[Stored items]
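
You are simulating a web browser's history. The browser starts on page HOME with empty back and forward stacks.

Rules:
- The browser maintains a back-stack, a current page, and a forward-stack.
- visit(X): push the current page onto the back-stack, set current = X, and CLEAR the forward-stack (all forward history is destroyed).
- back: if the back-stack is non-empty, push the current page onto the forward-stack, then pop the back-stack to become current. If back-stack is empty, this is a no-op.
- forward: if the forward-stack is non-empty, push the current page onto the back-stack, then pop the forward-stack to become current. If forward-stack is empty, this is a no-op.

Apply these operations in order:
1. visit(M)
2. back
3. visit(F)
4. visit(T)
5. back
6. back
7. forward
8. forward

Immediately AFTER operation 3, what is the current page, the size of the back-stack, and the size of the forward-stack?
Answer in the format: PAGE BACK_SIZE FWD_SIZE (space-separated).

After 1 (visit(M)): cur=M back=1 fwd=0
After 2 (back): cur=HOME back=0 fwd=1
After 3 (visit(F)): cur=F back=1 fwd=0

F 1 0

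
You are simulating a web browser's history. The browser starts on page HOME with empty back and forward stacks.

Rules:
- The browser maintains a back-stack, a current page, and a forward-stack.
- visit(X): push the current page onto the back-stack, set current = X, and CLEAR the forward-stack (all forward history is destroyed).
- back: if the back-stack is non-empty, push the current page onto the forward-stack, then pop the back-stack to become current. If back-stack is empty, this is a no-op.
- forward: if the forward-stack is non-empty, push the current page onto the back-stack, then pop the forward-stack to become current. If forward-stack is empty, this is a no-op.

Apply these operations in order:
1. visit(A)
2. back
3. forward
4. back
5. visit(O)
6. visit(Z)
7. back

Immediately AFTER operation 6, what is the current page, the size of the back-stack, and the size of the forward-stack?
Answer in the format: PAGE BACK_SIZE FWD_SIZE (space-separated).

After 1 (visit(A)): cur=A back=1 fwd=0
After 2 (back): cur=HOME back=0 fwd=1
After 3 (forward): cur=A back=1 fwd=0
After 4 (back): cur=HOME back=0 fwd=1
After 5 (visit(O)): cur=O back=1 fwd=0
After 6 (visit(Z)): cur=Z back=2 fwd=0

Z 2 0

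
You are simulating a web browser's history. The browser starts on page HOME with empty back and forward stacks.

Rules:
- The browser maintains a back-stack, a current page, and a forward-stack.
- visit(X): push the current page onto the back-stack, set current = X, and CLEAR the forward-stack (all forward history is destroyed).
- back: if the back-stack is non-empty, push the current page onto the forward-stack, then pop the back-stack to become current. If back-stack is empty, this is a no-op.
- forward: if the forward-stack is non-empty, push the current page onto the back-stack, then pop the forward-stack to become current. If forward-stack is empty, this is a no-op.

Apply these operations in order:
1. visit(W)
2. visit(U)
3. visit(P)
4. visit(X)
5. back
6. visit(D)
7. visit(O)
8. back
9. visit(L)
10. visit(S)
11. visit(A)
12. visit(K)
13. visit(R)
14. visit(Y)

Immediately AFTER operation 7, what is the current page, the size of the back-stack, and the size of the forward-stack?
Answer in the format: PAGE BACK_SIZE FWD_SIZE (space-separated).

After 1 (visit(W)): cur=W back=1 fwd=0
After 2 (visit(U)): cur=U back=2 fwd=0
After 3 (visit(P)): cur=P back=3 fwd=0
After 4 (visit(X)): cur=X back=4 fwd=0
After 5 (back): cur=P back=3 fwd=1
After 6 (visit(D)): cur=D back=4 fwd=0
After 7 (visit(O)): cur=O back=5 fwd=0

O 5 0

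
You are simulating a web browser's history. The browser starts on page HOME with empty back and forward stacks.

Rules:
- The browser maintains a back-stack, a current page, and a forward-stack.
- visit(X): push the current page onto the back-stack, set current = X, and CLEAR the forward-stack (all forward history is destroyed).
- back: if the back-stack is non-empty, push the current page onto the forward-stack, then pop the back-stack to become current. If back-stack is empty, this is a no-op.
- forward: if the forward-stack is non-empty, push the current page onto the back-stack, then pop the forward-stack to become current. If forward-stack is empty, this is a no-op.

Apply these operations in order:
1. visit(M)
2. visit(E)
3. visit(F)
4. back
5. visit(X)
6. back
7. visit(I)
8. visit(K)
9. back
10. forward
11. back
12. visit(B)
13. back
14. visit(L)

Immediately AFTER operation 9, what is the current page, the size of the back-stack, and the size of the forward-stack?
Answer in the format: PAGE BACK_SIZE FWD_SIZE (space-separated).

After 1 (visit(M)): cur=M back=1 fwd=0
After 2 (visit(E)): cur=E back=2 fwd=0
After 3 (visit(F)): cur=F back=3 fwd=0
After 4 (back): cur=E back=2 fwd=1
After 5 (visit(X)): cur=X back=3 fwd=0
After 6 (back): cur=E back=2 fwd=1
After 7 (visit(I)): cur=I back=3 fwd=0
After 8 (visit(K)): cur=K back=4 fwd=0
After 9 (back): cur=I back=3 fwd=1

I 3 1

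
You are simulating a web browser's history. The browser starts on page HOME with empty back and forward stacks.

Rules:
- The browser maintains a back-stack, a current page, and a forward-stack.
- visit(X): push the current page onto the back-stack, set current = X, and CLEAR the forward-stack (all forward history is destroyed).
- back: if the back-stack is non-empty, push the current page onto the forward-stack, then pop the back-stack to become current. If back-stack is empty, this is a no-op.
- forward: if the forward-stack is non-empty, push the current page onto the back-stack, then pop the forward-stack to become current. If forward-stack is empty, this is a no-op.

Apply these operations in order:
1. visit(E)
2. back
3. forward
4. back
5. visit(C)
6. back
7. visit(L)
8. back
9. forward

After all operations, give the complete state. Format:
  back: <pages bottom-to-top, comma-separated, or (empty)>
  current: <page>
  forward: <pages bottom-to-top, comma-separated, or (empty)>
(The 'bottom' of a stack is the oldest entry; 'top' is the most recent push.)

Answer: back: HOME
current: L
forward: (empty)

Derivation:
After 1 (visit(E)): cur=E back=1 fwd=0
After 2 (back): cur=HOME back=0 fwd=1
After 3 (forward): cur=E back=1 fwd=0
After 4 (back): cur=HOME back=0 fwd=1
After 5 (visit(C)): cur=C back=1 fwd=0
After 6 (back): cur=HOME back=0 fwd=1
After 7 (visit(L)): cur=L back=1 fwd=0
After 8 (back): cur=HOME back=0 fwd=1
After 9 (forward): cur=L back=1 fwd=0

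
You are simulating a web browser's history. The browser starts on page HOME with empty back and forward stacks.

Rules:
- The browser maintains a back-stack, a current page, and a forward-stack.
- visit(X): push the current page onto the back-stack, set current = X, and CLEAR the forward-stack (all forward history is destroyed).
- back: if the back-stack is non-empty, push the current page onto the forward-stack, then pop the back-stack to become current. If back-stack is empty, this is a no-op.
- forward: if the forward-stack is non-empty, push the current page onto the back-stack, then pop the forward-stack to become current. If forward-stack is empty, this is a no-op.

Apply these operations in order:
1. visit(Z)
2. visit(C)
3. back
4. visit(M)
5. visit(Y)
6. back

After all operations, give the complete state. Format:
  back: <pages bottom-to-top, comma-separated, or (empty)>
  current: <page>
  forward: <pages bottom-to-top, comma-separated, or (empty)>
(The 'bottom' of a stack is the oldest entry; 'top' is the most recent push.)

After 1 (visit(Z)): cur=Z back=1 fwd=0
After 2 (visit(C)): cur=C back=2 fwd=0
After 3 (back): cur=Z back=1 fwd=1
After 4 (visit(M)): cur=M back=2 fwd=0
After 5 (visit(Y)): cur=Y back=3 fwd=0
After 6 (back): cur=M back=2 fwd=1

Answer: back: HOME,Z
current: M
forward: Y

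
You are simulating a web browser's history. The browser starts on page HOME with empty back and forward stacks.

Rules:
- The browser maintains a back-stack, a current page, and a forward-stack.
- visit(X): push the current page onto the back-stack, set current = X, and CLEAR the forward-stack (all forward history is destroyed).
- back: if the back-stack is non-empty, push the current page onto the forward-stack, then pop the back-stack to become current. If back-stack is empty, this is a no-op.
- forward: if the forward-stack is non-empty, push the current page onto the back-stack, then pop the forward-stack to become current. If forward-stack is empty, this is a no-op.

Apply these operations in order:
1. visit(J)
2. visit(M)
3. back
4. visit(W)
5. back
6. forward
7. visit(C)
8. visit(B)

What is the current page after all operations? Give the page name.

Answer: B

Derivation:
After 1 (visit(J)): cur=J back=1 fwd=0
After 2 (visit(M)): cur=M back=2 fwd=0
After 3 (back): cur=J back=1 fwd=1
After 4 (visit(W)): cur=W back=2 fwd=0
After 5 (back): cur=J back=1 fwd=1
After 6 (forward): cur=W back=2 fwd=0
After 7 (visit(C)): cur=C back=3 fwd=0
After 8 (visit(B)): cur=B back=4 fwd=0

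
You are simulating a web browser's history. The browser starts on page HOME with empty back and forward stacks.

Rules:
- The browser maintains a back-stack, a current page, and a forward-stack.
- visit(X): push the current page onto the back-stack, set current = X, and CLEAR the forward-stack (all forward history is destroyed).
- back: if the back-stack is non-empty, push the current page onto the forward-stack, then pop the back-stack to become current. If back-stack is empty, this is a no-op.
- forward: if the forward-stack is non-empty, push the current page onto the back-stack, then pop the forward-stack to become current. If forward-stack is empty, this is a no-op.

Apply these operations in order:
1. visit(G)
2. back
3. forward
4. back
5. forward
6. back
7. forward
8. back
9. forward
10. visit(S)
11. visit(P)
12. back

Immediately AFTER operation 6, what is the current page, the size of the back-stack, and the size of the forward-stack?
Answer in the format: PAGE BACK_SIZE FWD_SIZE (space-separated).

After 1 (visit(G)): cur=G back=1 fwd=0
After 2 (back): cur=HOME back=0 fwd=1
After 3 (forward): cur=G back=1 fwd=0
After 4 (back): cur=HOME back=0 fwd=1
After 5 (forward): cur=G back=1 fwd=0
After 6 (back): cur=HOME back=0 fwd=1

HOME 0 1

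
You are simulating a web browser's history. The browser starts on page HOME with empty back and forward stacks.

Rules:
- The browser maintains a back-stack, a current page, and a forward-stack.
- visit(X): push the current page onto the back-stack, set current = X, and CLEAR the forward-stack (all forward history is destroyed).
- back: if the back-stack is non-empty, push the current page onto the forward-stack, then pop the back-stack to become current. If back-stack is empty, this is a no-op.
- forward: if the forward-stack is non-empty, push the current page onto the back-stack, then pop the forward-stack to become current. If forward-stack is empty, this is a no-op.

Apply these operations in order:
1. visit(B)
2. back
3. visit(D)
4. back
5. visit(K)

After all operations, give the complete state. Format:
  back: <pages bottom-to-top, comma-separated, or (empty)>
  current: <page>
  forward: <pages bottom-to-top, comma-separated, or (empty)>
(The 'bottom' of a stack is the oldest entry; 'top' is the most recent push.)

Answer: back: HOME
current: K
forward: (empty)

Derivation:
After 1 (visit(B)): cur=B back=1 fwd=0
After 2 (back): cur=HOME back=0 fwd=1
After 3 (visit(D)): cur=D back=1 fwd=0
After 4 (back): cur=HOME back=0 fwd=1
After 5 (visit(K)): cur=K back=1 fwd=0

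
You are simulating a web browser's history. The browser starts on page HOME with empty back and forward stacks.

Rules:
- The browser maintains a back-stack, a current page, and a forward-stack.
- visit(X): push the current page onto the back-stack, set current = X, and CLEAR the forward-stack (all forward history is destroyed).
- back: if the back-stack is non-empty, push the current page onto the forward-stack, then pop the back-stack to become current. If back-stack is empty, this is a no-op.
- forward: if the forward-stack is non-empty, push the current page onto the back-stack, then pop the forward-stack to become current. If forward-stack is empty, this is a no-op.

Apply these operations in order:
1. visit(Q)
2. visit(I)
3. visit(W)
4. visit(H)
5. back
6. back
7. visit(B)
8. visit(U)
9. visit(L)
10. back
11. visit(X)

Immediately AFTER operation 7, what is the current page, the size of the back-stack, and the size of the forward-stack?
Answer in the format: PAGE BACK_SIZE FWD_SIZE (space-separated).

After 1 (visit(Q)): cur=Q back=1 fwd=0
After 2 (visit(I)): cur=I back=2 fwd=0
After 3 (visit(W)): cur=W back=3 fwd=0
After 4 (visit(H)): cur=H back=4 fwd=0
After 5 (back): cur=W back=3 fwd=1
After 6 (back): cur=I back=2 fwd=2
After 7 (visit(B)): cur=B back=3 fwd=0

B 3 0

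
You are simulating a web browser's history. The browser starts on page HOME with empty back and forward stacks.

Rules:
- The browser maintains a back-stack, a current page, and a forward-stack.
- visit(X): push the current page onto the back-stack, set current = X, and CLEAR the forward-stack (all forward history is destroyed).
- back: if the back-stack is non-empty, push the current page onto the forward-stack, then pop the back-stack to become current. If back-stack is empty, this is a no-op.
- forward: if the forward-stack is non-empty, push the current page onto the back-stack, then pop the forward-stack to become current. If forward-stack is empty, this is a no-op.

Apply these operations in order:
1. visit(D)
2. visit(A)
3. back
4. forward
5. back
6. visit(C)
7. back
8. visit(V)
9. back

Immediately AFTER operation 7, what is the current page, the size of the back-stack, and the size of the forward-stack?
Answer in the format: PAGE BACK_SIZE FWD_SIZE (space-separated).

After 1 (visit(D)): cur=D back=1 fwd=0
After 2 (visit(A)): cur=A back=2 fwd=0
After 3 (back): cur=D back=1 fwd=1
After 4 (forward): cur=A back=2 fwd=0
After 5 (back): cur=D back=1 fwd=1
After 6 (visit(C)): cur=C back=2 fwd=0
After 7 (back): cur=D back=1 fwd=1

D 1 1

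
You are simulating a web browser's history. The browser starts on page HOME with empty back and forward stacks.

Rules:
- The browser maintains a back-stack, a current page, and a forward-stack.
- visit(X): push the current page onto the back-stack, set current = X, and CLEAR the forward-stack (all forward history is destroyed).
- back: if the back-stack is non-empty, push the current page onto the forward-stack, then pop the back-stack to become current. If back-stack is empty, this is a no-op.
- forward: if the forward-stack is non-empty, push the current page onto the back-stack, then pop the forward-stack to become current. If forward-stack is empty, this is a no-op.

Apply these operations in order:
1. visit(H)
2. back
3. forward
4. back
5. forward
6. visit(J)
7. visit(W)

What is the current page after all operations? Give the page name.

After 1 (visit(H)): cur=H back=1 fwd=0
After 2 (back): cur=HOME back=0 fwd=1
After 3 (forward): cur=H back=1 fwd=0
After 4 (back): cur=HOME back=0 fwd=1
After 5 (forward): cur=H back=1 fwd=0
After 6 (visit(J)): cur=J back=2 fwd=0
After 7 (visit(W)): cur=W back=3 fwd=0

Answer: W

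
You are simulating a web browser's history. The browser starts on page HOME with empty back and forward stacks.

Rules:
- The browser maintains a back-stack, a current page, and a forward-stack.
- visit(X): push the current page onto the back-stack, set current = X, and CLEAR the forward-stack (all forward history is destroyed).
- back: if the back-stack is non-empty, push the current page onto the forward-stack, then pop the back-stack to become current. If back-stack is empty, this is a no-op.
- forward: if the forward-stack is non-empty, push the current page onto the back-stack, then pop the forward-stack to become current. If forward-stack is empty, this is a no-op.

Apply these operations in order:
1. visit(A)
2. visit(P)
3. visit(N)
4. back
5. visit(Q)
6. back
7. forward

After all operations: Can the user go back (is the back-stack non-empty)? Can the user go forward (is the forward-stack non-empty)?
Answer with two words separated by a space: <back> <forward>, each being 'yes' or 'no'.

After 1 (visit(A)): cur=A back=1 fwd=0
After 2 (visit(P)): cur=P back=2 fwd=0
After 3 (visit(N)): cur=N back=3 fwd=0
After 4 (back): cur=P back=2 fwd=1
After 5 (visit(Q)): cur=Q back=3 fwd=0
After 6 (back): cur=P back=2 fwd=1
After 7 (forward): cur=Q back=3 fwd=0

Answer: yes no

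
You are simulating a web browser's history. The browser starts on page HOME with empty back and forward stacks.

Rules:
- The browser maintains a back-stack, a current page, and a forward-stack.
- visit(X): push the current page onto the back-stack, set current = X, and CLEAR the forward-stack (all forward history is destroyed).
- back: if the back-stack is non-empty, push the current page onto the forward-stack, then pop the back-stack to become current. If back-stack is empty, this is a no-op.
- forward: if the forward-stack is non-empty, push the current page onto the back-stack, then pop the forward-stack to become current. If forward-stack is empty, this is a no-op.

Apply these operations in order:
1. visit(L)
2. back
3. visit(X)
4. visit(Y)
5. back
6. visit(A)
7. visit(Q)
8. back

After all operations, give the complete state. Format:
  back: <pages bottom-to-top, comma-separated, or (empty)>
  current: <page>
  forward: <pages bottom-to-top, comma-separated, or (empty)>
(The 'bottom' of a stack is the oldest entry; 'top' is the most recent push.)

After 1 (visit(L)): cur=L back=1 fwd=0
After 2 (back): cur=HOME back=0 fwd=1
After 3 (visit(X)): cur=X back=1 fwd=0
After 4 (visit(Y)): cur=Y back=2 fwd=0
After 5 (back): cur=X back=1 fwd=1
After 6 (visit(A)): cur=A back=2 fwd=0
After 7 (visit(Q)): cur=Q back=3 fwd=0
After 8 (back): cur=A back=2 fwd=1

Answer: back: HOME,X
current: A
forward: Q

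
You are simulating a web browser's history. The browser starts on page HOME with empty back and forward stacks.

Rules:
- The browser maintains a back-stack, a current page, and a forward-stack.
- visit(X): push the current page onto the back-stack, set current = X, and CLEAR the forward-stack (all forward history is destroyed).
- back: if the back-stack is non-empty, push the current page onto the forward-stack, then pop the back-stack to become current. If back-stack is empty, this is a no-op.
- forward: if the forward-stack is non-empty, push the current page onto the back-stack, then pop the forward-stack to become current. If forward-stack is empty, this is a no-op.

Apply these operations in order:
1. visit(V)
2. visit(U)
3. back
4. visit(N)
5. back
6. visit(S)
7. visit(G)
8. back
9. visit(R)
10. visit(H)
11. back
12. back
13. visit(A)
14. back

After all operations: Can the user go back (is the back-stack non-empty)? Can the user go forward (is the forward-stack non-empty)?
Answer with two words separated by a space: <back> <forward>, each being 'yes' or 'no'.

After 1 (visit(V)): cur=V back=1 fwd=0
After 2 (visit(U)): cur=U back=2 fwd=0
After 3 (back): cur=V back=1 fwd=1
After 4 (visit(N)): cur=N back=2 fwd=0
After 5 (back): cur=V back=1 fwd=1
After 6 (visit(S)): cur=S back=2 fwd=0
After 7 (visit(G)): cur=G back=3 fwd=0
After 8 (back): cur=S back=2 fwd=1
After 9 (visit(R)): cur=R back=3 fwd=0
After 10 (visit(H)): cur=H back=4 fwd=0
After 11 (back): cur=R back=3 fwd=1
After 12 (back): cur=S back=2 fwd=2
After 13 (visit(A)): cur=A back=3 fwd=0
After 14 (back): cur=S back=2 fwd=1

Answer: yes yes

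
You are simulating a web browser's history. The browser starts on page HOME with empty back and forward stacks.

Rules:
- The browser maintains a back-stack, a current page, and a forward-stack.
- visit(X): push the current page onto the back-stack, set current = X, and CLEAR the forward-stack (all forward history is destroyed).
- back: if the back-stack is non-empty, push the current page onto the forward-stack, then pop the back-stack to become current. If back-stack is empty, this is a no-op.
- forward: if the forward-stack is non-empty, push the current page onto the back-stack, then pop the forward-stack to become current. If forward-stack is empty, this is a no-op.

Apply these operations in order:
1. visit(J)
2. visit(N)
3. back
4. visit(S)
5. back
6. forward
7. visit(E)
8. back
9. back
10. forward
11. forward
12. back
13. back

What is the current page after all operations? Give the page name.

Answer: J

Derivation:
After 1 (visit(J)): cur=J back=1 fwd=0
After 2 (visit(N)): cur=N back=2 fwd=0
After 3 (back): cur=J back=1 fwd=1
After 4 (visit(S)): cur=S back=2 fwd=0
After 5 (back): cur=J back=1 fwd=1
After 6 (forward): cur=S back=2 fwd=0
After 7 (visit(E)): cur=E back=3 fwd=0
After 8 (back): cur=S back=2 fwd=1
After 9 (back): cur=J back=1 fwd=2
After 10 (forward): cur=S back=2 fwd=1
After 11 (forward): cur=E back=3 fwd=0
After 12 (back): cur=S back=2 fwd=1
After 13 (back): cur=J back=1 fwd=2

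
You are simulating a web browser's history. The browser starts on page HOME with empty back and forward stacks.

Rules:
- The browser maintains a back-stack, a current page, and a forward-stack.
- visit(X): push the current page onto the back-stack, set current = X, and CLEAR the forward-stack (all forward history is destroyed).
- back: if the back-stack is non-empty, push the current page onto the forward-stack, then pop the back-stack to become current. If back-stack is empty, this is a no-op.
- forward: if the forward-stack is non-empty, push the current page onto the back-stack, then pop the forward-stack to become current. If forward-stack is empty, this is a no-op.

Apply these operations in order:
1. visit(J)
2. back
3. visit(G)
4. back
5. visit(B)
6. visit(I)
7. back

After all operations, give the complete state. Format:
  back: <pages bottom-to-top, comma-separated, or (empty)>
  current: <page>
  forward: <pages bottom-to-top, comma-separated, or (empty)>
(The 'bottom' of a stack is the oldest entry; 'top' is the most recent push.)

Answer: back: HOME
current: B
forward: I

Derivation:
After 1 (visit(J)): cur=J back=1 fwd=0
After 2 (back): cur=HOME back=0 fwd=1
After 3 (visit(G)): cur=G back=1 fwd=0
After 4 (back): cur=HOME back=0 fwd=1
After 5 (visit(B)): cur=B back=1 fwd=0
After 6 (visit(I)): cur=I back=2 fwd=0
After 7 (back): cur=B back=1 fwd=1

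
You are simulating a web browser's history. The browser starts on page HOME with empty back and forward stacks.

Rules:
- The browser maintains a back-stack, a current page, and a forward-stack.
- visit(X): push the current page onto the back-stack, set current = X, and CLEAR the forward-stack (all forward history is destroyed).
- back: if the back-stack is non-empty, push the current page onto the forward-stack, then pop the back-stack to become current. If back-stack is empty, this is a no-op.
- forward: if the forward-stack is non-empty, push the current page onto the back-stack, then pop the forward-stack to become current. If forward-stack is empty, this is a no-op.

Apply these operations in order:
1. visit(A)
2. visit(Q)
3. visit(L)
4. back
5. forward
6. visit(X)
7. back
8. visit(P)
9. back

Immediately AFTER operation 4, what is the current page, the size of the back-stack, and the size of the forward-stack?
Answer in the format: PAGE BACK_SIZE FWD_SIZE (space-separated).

After 1 (visit(A)): cur=A back=1 fwd=0
After 2 (visit(Q)): cur=Q back=2 fwd=0
After 3 (visit(L)): cur=L back=3 fwd=0
After 4 (back): cur=Q back=2 fwd=1

Q 2 1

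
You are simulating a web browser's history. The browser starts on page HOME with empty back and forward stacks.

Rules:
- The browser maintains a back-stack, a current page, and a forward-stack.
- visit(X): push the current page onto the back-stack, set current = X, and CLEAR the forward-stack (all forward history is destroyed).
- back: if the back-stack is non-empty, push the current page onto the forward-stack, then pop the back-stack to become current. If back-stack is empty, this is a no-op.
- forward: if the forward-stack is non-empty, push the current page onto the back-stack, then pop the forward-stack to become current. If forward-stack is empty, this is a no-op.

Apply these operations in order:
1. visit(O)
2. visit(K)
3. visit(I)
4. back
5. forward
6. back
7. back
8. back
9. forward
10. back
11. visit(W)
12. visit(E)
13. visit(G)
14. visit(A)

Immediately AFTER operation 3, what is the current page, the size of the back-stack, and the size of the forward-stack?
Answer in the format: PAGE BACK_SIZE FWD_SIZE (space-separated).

After 1 (visit(O)): cur=O back=1 fwd=0
After 2 (visit(K)): cur=K back=2 fwd=0
After 3 (visit(I)): cur=I back=3 fwd=0

I 3 0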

-- Task statement --
Which lines above run from the one containing "11. visit(X)" down to the one containing "1. visit(D)"? Repeat exactly those, both ends included, and nothing else.

-- Solution below --
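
11. visit(X)

Immediately AFTER operation 7, what is the current page, the size of the back-stack, and the size of the forward-stack?
Answer in the format: PAGE BACK_SIZE FWD_SIZE (space-separated).

After 1 (visit(Q)): cur=Q back=1 fwd=0
After 2 (visit(I)): cur=I back=2 fwd=0
After 3 (visit(W)): cur=W back=3 fwd=0
After 4 (visit(H)): cur=H back=4 fwd=0
After 5 (back): cur=W back=3 fwd=1
After 6 (back): cur=I back=2 fwd=2
After 7 (visit(B)): cur=B back=3 fwd=0

B 3 0

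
You are simulating a web browser's history. The browser starts on page HOME with empty back and forward stacks.

Rules:
- The browser maintains a back-stack, a current page, and a forward-stack.
- visit(X): push the current page onto the back-stack, set current = X, and CLEAR the forward-stack (all forward history is destroyed).
- back: if the back-stack is non-empty, push the current page onto the forward-stack, then pop the back-stack to become current. If back-stack is empty, this is a no-op.
- forward: if the forward-stack is non-empty, push the current page onto the back-stack, then pop the forward-stack to become current. If forward-stack is empty, this is a no-op.

Apply these operations in order:
1. visit(D)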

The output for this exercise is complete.